## Task to complete
Show all lines containing "sentence" from the data below.

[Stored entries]
━━━

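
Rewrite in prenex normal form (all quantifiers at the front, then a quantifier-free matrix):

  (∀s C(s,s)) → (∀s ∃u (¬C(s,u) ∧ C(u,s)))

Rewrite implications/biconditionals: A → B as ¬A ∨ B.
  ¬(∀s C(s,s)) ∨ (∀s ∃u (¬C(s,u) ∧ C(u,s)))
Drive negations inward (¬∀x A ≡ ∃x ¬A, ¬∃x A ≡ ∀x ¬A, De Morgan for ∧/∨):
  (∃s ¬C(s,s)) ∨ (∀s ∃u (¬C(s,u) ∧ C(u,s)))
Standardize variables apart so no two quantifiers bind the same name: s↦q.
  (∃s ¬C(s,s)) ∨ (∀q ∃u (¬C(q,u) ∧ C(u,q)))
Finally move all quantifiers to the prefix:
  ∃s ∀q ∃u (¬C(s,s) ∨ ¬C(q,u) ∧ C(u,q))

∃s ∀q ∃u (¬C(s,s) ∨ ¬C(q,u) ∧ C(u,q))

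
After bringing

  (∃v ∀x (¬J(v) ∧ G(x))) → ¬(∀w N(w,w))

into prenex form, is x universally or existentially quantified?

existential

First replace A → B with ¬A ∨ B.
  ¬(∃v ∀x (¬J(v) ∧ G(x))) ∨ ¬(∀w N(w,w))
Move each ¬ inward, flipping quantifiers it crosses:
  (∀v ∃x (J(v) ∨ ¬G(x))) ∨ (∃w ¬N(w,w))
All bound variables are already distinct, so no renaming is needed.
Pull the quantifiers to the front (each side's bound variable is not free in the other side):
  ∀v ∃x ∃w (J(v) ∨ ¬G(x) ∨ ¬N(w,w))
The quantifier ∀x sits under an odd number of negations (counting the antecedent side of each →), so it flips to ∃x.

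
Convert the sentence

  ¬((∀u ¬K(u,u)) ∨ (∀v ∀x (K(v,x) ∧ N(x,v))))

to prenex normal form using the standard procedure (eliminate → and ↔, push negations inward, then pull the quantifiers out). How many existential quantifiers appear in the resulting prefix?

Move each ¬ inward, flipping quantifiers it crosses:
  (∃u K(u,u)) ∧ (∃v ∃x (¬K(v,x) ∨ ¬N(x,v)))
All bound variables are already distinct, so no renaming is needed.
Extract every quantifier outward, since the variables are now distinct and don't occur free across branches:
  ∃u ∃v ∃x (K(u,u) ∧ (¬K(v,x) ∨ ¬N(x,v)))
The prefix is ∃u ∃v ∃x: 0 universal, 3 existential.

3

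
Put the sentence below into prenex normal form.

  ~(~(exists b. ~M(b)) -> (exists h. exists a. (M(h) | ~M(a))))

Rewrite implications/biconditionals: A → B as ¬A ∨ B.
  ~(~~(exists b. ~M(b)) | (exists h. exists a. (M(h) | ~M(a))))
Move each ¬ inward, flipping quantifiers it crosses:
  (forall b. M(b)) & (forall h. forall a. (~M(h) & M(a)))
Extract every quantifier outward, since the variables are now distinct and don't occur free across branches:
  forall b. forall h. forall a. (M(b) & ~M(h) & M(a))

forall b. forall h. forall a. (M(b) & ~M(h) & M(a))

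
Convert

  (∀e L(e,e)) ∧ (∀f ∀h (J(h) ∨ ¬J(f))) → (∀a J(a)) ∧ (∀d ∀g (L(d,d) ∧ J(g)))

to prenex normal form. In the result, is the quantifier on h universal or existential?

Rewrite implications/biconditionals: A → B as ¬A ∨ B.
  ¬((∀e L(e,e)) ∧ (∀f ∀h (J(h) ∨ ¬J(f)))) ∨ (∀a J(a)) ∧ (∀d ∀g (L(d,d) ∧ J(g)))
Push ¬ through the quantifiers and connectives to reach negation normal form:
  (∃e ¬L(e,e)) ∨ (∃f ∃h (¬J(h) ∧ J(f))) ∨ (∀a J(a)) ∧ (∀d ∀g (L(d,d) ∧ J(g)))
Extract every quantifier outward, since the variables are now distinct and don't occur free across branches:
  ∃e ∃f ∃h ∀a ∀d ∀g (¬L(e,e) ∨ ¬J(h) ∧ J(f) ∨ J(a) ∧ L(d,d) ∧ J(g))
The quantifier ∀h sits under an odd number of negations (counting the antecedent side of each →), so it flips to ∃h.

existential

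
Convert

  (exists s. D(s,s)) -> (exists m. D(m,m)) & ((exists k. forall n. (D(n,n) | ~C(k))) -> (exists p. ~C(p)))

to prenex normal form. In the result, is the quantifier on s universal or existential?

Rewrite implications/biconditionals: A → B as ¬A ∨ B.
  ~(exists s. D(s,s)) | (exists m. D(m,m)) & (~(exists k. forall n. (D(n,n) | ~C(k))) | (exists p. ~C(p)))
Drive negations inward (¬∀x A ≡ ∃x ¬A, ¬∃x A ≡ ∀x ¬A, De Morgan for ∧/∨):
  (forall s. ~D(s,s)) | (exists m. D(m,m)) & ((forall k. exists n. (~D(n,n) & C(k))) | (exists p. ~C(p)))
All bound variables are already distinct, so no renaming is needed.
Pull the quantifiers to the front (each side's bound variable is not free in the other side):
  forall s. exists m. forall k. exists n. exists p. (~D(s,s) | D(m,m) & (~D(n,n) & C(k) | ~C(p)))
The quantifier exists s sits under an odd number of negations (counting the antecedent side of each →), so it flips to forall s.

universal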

━━━

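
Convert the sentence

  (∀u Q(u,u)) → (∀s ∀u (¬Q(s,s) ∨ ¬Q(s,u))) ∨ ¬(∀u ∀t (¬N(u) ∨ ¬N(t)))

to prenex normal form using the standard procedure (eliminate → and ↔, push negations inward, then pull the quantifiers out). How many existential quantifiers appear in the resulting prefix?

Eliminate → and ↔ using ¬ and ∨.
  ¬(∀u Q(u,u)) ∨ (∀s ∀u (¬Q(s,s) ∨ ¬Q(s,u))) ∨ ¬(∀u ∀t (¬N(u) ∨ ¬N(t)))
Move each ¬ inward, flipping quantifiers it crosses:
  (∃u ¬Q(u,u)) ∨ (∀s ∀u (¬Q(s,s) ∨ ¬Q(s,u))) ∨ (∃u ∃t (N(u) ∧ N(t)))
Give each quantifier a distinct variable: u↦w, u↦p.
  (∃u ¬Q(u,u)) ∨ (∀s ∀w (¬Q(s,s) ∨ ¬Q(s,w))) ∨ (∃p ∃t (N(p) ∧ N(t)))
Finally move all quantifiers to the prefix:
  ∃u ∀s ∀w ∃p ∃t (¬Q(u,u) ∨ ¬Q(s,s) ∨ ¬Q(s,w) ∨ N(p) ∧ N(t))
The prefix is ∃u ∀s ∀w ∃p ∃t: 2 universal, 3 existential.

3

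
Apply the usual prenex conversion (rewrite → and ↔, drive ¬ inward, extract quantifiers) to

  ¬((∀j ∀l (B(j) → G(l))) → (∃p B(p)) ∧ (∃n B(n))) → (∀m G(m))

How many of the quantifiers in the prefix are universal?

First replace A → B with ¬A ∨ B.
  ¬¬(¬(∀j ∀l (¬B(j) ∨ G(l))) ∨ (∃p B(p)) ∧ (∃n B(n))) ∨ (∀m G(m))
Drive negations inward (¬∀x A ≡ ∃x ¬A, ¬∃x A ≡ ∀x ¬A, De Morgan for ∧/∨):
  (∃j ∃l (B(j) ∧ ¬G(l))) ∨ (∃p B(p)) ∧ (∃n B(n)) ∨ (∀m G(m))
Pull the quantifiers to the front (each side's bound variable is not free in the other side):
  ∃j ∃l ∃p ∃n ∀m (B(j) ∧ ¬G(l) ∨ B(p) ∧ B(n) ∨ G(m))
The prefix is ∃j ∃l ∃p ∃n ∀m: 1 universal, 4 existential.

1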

━━━

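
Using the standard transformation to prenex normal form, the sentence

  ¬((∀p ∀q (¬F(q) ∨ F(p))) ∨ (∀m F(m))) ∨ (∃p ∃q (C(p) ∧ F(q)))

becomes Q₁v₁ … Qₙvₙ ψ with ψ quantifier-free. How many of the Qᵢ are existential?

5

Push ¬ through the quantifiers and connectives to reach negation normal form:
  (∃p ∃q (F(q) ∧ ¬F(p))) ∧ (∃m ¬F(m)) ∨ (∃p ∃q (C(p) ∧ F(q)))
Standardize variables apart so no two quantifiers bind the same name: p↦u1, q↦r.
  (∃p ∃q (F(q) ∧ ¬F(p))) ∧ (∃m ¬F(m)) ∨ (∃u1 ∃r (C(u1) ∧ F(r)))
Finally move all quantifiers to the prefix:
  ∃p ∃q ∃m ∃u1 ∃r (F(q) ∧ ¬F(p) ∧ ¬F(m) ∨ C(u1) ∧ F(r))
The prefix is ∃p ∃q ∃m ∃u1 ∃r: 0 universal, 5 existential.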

━━━

## Solved problem
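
Convert the sentence
Put the sentence below into prenex normal form.
Convert the sentence
Using the standard transformation to prenex normal form, the sentence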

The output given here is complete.